Saved data entries
:::::

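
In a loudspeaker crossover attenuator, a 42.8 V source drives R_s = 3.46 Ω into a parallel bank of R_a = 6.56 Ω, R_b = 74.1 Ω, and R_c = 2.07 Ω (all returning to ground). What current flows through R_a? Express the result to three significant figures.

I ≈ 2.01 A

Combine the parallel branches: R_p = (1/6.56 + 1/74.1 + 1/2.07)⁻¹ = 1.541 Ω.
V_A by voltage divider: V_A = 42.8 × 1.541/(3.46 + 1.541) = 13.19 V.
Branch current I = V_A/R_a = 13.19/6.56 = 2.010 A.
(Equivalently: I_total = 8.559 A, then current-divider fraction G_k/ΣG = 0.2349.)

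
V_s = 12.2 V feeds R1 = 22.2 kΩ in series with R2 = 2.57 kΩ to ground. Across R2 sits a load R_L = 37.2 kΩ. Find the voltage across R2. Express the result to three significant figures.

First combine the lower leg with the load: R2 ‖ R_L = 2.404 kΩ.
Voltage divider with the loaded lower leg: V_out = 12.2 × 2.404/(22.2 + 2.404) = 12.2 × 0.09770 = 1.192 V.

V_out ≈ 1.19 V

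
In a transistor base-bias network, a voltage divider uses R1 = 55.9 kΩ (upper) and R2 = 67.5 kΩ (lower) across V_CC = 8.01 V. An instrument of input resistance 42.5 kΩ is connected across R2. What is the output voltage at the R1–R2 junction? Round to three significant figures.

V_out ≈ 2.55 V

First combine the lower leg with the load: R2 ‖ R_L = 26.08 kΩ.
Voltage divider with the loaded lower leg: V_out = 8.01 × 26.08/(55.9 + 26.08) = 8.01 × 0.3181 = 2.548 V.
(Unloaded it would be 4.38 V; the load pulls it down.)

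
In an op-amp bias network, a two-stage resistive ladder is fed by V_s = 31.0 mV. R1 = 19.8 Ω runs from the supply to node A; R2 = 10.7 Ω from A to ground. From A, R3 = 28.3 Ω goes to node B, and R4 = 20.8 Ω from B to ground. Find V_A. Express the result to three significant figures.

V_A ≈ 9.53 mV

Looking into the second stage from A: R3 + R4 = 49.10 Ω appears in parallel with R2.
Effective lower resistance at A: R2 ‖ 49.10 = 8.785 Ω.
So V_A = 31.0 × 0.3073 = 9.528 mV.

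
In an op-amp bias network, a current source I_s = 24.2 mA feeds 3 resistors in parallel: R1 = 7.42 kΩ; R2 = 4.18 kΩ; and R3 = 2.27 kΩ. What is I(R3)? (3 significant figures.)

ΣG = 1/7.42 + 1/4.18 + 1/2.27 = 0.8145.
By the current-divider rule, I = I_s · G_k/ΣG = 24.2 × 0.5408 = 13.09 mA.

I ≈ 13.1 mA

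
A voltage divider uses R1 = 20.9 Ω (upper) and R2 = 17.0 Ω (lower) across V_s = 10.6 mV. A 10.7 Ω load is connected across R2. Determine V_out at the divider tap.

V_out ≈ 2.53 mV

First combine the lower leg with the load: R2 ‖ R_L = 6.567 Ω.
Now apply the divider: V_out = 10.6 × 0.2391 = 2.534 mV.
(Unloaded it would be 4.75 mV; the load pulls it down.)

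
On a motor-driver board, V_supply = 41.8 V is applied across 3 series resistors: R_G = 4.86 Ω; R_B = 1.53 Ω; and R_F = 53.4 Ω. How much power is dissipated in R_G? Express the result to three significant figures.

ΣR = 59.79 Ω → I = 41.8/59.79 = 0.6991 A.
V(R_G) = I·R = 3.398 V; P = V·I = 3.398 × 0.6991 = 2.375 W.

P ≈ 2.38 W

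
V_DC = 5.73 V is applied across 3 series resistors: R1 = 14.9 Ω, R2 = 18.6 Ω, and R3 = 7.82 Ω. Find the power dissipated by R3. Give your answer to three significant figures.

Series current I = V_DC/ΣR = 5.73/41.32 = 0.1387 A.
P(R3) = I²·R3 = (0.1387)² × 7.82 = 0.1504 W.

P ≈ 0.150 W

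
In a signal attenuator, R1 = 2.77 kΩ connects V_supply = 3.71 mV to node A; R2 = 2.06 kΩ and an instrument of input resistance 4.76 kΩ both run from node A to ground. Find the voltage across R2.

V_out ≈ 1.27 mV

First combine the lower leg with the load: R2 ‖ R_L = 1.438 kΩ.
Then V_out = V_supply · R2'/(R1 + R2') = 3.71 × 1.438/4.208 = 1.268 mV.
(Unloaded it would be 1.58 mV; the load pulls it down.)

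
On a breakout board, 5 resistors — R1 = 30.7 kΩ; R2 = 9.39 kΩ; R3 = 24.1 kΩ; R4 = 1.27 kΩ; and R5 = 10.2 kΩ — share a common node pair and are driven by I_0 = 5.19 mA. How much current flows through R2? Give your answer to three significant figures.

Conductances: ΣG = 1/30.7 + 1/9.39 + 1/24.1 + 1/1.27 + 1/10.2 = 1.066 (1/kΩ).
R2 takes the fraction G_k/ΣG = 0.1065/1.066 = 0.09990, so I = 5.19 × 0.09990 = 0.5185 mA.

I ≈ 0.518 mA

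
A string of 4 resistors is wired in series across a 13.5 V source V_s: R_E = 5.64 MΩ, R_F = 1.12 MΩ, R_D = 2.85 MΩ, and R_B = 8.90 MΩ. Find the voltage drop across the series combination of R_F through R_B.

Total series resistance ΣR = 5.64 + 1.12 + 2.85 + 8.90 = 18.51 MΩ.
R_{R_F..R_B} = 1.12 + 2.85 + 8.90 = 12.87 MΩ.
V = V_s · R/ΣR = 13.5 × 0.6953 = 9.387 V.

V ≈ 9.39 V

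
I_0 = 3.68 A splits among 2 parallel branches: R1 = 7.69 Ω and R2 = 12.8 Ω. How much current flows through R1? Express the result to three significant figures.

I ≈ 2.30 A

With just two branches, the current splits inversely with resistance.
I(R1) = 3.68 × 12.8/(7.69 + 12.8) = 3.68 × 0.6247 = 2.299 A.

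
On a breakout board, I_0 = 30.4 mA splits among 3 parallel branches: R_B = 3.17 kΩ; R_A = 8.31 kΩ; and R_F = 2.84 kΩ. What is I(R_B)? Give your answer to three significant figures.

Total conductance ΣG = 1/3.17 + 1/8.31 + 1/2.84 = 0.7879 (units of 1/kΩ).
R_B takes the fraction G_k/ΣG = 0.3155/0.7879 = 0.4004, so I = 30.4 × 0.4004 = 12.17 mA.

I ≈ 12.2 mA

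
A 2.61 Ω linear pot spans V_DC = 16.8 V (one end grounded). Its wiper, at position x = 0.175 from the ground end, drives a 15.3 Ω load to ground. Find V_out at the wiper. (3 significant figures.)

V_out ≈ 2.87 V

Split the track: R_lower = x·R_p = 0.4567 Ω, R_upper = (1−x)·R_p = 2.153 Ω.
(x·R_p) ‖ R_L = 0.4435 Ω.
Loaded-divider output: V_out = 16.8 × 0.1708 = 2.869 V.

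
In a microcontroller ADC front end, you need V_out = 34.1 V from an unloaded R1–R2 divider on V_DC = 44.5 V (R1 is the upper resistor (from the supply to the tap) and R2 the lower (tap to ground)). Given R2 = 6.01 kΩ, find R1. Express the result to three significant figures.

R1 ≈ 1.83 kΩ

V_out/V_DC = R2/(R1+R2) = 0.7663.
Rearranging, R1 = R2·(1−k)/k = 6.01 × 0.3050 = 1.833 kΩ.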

:::::

Set down the data exactly.

### Problem solution
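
In a loudspeaker crossover attenuator, a 42.8 V source drives R_s = 3.46 Ω into a parallel bank of R_a = 6.56 Ω, R_b = 74.1 Ω, and R_c = 2.07 Ω (all returning to ground). What current flows through R_a? Express the result to three significant figures.

I ≈ 2.01 A

Combine the parallel branches: R_p = (1/6.56 + 1/74.1 + 1/2.07)⁻¹ = 1.541 Ω.
V_A by voltage divider: V_A = 42.8 × 1.541/(3.46 + 1.541) = 13.19 V.
Branch current I = V_A/R_a = 13.19/6.56 = 2.010 A.
(Equivalently: I_total = 8.559 A, then current-divider fraction G_k/ΣG = 0.2349.)

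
V_s = 12.2 V feeds R1 = 22.2 kΩ in series with R2 = 2.57 kΩ to ground. Across R2 sits a load R_L = 37.2 kΩ. Find the voltage across R2. Express the result to three significant figures.

First combine the lower leg with the load: R2 ‖ R_L = 2.404 kΩ.
Voltage divider with the loaded lower leg: V_out = 12.2 × 2.404/(22.2 + 2.404) = 12.2 × 0.09770 = 1.192 V.

V_out ≈ 1.19 V

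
In a transistor base-bias network, a voltage divider uses R1 = 55.9 kΩ (upper) and R2 = 67.5 kΩ (lower) across V_CC = 8.01 V. An instrument of input resistance 42.5 kΩ is connected across R2. What is the output voltage at the R1–R2 junction? Round to three significant figures.

V_out ≈ 2.55 V

First combine the lower leg with the load: R2 ‖ R_L = 26.08 kΩ.
Voltage divider with the loaded lower leg: V_out = 8.01 × 26.08/(55.9 + 26.08) = 8.01 × 0.3181 = 2.548 V.
(Unloaded it would be 4.38 V; the load pulls it down.)

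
In an op-amp bias network, a two-stage resistive ladder is fed by V_s = 31.0 mV. R1 = 19.8 Ω runs from the supply to node A; R2 = 10.7 Ω from A to ground. From A, R3 = 28.3 Ω goes to node B, and R4 = 20.8 Ω from B to ground. Find V_A. Express the result to three significant figures.

V_A ≈ 9.53 mV

Looking into the second stage from A: R3 + R4 = 49.10 Ω appears in parallel with R2.
Effective lower resistance at A: R2 ‖ 49.10 = 8.785 Ω.
So V_A = 31.0 × 0.3073 = 9.528 mV.

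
In an op-amp bias network, a current source I_s = 24.2 mA feeds 3 resistors in parallel: R1 = 7.42 kΩ; R2 = 4.18 kΩ; and R3 = 2.27 kΩ. What is I(R3)? (3 significant figures.)

ΣG = 1/7.42 + 1/4.18 + 1/2.27 = 0.8145.
By the current-divider rule, I = I_s · G_k/ΣG = 24.2 × 0.5408 = 13.09 mA.

I ≈ 13.1 mA

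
A voltage divider uses R1 = 20.9 Ω (upper) and R2 = 17.0 Ω (lower) across V_s = 10.6 mV. A 10.7 Ω load is connected across R2. Determine V_out at the divider tap.

V_out ≈ 2.53 mV

First combine the lower leg with the load: R2 ‖ R_L = 6.567 Ω.
Now apply the divider: V_out = 10.6 × 0.2391 = 2.534 mV.
(Unloaded it would be 4.75 mV; the load pulls it down.)

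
On a motor-driver board, V_supply = 41.8 V is applied across 3 series resistors: R_G = 4.86 Ω; R_B = 1.53 Ω; and R_F = 53.4 Ω. How much power is dissipated in R_G? Express the result to three significant figures.

ΣR = 59.79 Ω → I = 41.8/59.79 = 0.6991 A.
V(R_G) = I·R = 3.398 V; P = V·I = 3.398 × 0.6991 = 2.375 W.

P ≈ 2.38 W

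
V_DC = 5.73 V is applied across 3 series resistors: R1 = 14.9 Ω, R2 = 18.6 Ω, and R3 = 7.82 Ω. Find the power dissipated by R3. Give your answer to three significant figures.

Series current I = V_DC/ΣR = 5.73/41.32 = 0.1387 A.
P(R3) = I²·R3 = (0.1387)² × 7.82 = 0.1504 W.

P ≈ 0.150 W

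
In a signal attenuator, R1 = 2.77 kΩ connects V_supply = 3.71 mV to node A; R2 = 2.06 kΩ and an instrument of input resistance 4.76 kΩ both run from node A to ground. Find the voltage across R2.

V_out ≈ 1.27 mV

First combine the lower leg with the load: R2 ‖ R_L = 1.438 kΩ.
Then V_out = V_supply · R2'/(R1 + R2') = 3.71 × 1.438/4.208 = 1.268 mV.
(Unloaded it would be 1.58 mV; the load pulls it down.)

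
On a breakout board, 5 resistors — R1 = 30.7 kΩ; R2 = 9.39 kΩ; R3 = 24.1 kΩ; R4 = 1.27 kΩ; and R5 = 10.2 kΩ — share a common node pair and are driven by I_0 = 5.19 mA. How much current flows through R2? Give your answer to three significant figures.

Conductances: ΣG = 1/30.7 + 1/9.39 + 1/24.1 + 1/1.27 + 1/10.2 = 1.066 (1/kΩ).
R2 takes the fraction G_k/ΣG = 0.1065/1.066 = 0.09990, so I = 5.19 × 0.09990 = 0.5185 mA.

I ≈ 0.518 mA

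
A string of 4 resistors is wired in series across a 13.5 V source V_s: R_E = 5.64 MΩ, R_F = 1.12 MΩ, R_D = 2.85 MΩ, and R_B = 8.90 MΩ. Find the voltage drop across the series combination of R_F through R_B.

Total series resistance ΣR = 5.64 + 1.12 + 2.85 + 8.90 = 18.51 MΩ.
R_{R_F..R_B} = 1.12 + 2.85 + 8.90 = 12.87 MΩ.
V = V_s · R/ΣR = 13.5 × 0.6953 = 9.387 V.

V ≈ 9.39 V

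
I_0 = 3.68 A splits among 2 parallel branches: R1 = 7.69 Ω and R2 = 12.8 Ω. How much current flows through R1? Express the result to three significant figures.

I ≈ 2.30 A

With just two branches, the current splits inversely with resistance.
I(R1) = 3.68 × 12.8/(7.69 + 12.8) = 3.68 × 0.6247 = 2.299 A.

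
On a breakout board, I_0 = 30.4 mA splits among 3 parallel branches: R_B = 3.17 kΩ; R_A = 8.31 kΩ; and R_F = 2.84 kΩ. What is I(R_B)? Give your answer to three significant figures.

Total conductance ΣG = 1/3.17 + 1/8.31 + 1/2.84 = 0.7879 (units of 1/kΩ).
R_B takes the fraction G_k/ΣG = 0.3155/0.7879 = 0.4004, so I = 30.4 × 0.4004 = 12.17 mA.

I ≈ 12.2 mA

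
A 2.61 Ω linear pot spans V_DC = 16.8 V (one end grounded). Its wiper, at position x = 0.175 from the ground end, drives a 15.3 Ω load to ground. Find V_out at the wiper. (3 significant figures.)

V_out ≈ 2.87 V

Split the track: R_lower = x·R_p = 0.4567 Ω, R_upper = (1−x)·R_p = 2.153 Ω.
(x·R_p) ‖ R_L = 0.4435 Ω.
Loaded-divider output: V_out = 16.8 × 0.1708 = 2.869 V.

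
In a microcontroller ADC front end, you need V_out = 34.1 V from an unloaded R1–R2 divider on V_DC = 44.5 V (R1 is the upper resistor (from the supply to the tap) and R2 the lower (tap to ground)). Given R2 = 6.01 kΩ, find R1. Express the result to three significant figures.

R1 ≈ 1.83 kΩ

V_out/V_DC = R2/(R1+R2) = 0.7663.
Rearranging, R1 = R2·(1−k)/k = 6.01 × 0.3050 = 1.833 kΩ.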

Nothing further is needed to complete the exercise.